→ Work to be completed:
All that is needed is a count of the lines in this data that contain the word "each".

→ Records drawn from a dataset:
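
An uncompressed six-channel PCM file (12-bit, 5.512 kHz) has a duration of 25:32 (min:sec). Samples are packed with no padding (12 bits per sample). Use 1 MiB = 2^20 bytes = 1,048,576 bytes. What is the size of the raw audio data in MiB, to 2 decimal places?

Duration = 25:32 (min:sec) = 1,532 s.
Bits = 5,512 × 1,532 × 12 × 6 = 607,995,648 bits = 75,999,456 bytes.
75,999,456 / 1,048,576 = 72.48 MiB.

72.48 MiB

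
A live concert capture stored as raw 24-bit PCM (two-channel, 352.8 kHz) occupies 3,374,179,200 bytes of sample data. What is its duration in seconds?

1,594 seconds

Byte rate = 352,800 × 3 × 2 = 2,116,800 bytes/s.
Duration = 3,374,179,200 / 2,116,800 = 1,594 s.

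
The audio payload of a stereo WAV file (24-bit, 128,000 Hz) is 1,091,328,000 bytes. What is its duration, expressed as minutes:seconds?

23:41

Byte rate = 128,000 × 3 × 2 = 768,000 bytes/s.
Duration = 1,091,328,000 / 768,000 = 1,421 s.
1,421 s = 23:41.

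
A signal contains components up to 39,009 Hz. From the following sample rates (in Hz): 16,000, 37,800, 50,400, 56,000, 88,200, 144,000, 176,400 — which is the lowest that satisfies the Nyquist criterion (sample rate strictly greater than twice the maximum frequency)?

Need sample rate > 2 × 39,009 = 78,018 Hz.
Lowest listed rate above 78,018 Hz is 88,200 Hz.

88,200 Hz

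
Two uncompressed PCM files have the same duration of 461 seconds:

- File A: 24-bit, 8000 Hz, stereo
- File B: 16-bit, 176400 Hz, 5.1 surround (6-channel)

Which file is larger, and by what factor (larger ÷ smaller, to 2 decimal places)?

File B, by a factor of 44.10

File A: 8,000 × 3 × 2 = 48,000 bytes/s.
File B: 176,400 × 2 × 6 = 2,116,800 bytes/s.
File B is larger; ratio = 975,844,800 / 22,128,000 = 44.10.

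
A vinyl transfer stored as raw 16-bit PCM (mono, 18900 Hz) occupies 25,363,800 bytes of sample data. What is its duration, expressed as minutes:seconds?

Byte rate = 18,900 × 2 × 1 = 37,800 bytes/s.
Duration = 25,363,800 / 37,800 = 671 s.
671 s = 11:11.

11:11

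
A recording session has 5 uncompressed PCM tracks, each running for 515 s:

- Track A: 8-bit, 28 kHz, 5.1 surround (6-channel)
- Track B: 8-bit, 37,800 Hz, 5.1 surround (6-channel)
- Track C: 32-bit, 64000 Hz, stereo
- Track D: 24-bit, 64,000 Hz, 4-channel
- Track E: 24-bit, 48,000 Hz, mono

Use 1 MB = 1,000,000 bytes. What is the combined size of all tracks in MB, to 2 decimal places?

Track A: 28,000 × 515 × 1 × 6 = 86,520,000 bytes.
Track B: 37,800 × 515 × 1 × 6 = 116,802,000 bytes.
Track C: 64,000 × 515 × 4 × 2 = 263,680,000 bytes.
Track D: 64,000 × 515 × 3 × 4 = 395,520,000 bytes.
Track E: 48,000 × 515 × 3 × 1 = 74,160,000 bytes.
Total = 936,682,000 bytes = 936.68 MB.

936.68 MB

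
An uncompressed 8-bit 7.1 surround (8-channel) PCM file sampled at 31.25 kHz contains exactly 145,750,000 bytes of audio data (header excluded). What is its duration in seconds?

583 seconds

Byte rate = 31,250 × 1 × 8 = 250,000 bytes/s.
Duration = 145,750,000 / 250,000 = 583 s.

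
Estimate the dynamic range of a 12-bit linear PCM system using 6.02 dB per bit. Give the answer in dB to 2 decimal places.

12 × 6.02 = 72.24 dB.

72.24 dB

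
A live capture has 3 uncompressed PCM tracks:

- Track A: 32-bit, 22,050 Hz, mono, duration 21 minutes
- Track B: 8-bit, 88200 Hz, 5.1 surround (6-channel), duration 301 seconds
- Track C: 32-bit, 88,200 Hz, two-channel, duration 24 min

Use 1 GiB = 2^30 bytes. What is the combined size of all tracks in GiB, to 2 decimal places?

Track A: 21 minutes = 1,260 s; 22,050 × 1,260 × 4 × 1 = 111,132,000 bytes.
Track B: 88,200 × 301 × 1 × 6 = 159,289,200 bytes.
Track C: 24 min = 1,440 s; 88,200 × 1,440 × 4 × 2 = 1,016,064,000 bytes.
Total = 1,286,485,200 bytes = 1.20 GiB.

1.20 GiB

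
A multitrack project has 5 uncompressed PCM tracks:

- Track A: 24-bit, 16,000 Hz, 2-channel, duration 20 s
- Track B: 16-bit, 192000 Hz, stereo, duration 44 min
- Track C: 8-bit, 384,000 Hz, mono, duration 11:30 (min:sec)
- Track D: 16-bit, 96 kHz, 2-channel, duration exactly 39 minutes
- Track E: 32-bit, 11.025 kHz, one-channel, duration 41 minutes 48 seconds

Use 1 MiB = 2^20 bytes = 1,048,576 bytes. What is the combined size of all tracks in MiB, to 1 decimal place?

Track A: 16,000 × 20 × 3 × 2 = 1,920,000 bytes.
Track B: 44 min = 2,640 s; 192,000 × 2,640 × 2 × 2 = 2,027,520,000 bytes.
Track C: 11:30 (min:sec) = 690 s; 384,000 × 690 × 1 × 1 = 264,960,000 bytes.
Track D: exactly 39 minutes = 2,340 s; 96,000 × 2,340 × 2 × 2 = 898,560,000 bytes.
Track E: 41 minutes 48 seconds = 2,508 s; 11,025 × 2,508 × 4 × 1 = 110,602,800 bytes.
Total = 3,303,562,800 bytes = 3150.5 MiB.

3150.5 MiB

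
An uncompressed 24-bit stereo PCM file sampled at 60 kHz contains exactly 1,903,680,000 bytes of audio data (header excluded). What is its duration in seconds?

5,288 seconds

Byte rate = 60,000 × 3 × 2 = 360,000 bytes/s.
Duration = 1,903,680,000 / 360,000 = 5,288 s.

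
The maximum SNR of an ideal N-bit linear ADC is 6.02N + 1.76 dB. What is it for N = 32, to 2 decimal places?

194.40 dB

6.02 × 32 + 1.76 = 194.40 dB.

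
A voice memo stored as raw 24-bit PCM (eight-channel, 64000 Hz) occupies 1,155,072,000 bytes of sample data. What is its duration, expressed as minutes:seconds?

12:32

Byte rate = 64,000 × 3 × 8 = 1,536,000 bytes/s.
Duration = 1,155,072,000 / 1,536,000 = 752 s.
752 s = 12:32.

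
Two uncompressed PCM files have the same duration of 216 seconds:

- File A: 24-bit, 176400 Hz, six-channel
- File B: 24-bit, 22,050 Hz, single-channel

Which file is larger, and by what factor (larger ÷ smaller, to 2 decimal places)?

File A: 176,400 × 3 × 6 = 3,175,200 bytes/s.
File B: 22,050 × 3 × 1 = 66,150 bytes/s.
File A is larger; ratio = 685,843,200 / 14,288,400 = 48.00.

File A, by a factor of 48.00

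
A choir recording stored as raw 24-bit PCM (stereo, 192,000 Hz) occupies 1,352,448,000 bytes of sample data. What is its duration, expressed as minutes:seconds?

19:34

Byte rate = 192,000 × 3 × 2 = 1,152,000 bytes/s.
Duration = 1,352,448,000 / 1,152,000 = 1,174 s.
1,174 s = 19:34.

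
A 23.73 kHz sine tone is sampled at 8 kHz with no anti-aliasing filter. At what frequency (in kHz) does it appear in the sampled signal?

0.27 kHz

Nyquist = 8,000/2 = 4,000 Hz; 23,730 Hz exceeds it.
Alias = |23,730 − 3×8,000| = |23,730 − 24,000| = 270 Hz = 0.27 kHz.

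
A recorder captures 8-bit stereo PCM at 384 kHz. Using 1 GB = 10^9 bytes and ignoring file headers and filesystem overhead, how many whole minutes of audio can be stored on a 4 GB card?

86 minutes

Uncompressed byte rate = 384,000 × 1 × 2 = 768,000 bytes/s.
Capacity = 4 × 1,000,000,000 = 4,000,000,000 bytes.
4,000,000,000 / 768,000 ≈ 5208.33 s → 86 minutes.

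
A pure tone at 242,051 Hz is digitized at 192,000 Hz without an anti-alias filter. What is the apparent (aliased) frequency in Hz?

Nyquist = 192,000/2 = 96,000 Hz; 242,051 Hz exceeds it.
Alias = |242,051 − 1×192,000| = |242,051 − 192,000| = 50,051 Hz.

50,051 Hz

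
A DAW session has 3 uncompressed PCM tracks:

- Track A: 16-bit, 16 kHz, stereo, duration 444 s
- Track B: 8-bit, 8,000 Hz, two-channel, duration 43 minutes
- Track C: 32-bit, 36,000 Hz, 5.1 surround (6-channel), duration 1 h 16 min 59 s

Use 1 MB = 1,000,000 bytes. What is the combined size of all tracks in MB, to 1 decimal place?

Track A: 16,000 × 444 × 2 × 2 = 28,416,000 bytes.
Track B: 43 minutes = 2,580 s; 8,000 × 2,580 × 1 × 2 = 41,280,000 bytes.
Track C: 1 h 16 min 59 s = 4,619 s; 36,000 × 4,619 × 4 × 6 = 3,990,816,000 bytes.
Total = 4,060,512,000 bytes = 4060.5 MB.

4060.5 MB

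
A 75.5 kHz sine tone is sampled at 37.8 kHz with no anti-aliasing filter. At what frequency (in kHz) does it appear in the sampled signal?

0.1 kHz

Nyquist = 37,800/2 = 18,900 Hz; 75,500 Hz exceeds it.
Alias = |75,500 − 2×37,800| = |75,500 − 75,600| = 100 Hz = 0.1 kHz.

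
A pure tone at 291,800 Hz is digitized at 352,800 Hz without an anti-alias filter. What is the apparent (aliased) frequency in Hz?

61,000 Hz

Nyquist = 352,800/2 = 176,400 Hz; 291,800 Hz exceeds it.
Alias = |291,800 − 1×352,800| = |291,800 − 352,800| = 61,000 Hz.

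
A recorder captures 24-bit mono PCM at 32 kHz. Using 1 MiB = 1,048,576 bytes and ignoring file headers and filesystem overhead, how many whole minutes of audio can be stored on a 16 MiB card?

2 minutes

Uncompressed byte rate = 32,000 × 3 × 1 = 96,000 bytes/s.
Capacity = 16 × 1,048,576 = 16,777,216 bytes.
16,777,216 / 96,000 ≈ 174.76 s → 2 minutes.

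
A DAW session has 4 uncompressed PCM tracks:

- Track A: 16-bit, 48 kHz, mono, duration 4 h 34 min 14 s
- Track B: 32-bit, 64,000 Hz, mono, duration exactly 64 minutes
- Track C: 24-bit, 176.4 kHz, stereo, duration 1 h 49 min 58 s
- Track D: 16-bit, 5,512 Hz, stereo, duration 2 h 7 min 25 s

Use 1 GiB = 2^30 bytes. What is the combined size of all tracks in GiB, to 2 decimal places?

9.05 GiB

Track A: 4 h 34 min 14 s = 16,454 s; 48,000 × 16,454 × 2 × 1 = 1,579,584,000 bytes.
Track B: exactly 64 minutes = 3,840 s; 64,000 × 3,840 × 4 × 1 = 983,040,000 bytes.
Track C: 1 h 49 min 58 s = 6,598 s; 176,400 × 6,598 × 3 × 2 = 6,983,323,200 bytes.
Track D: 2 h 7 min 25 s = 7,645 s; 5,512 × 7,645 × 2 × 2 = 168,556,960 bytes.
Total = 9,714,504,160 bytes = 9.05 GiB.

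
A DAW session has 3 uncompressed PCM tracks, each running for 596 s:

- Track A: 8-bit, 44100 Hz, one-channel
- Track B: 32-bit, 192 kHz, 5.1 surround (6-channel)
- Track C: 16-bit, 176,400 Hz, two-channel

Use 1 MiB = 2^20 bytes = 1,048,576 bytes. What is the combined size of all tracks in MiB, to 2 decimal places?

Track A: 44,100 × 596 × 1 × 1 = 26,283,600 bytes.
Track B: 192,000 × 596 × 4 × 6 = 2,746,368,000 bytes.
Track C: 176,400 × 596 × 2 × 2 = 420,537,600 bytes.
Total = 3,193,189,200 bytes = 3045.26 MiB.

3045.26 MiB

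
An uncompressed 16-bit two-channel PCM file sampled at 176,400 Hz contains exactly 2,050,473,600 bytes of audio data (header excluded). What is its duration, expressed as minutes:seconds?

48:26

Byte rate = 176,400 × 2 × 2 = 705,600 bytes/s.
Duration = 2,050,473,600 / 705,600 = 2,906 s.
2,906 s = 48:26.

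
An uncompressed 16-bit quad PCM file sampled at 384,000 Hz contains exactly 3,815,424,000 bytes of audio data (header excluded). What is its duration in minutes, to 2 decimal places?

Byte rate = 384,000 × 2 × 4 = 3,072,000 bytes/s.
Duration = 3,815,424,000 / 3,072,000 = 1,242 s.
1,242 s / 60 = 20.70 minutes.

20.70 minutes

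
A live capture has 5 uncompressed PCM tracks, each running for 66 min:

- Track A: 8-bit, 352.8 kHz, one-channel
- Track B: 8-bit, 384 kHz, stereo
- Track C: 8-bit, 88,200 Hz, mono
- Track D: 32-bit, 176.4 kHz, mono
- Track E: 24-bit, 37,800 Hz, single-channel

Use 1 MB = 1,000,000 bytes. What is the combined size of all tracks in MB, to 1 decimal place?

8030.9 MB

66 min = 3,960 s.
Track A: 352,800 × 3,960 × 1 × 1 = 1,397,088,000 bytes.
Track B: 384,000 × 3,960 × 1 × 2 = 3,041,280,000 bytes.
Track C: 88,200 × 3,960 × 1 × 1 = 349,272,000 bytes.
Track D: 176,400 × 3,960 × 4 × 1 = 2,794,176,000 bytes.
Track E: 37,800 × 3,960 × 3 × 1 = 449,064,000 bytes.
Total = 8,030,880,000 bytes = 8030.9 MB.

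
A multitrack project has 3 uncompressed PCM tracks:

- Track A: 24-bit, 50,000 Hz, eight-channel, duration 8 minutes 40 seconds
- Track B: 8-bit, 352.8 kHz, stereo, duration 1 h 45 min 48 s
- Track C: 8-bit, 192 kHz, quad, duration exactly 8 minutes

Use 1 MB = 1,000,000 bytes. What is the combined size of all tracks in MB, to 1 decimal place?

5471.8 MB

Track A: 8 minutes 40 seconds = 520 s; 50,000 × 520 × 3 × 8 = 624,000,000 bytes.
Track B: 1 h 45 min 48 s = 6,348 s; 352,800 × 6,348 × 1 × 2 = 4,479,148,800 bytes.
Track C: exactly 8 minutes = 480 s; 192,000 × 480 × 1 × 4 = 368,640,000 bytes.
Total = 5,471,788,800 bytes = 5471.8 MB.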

→ Task result:
3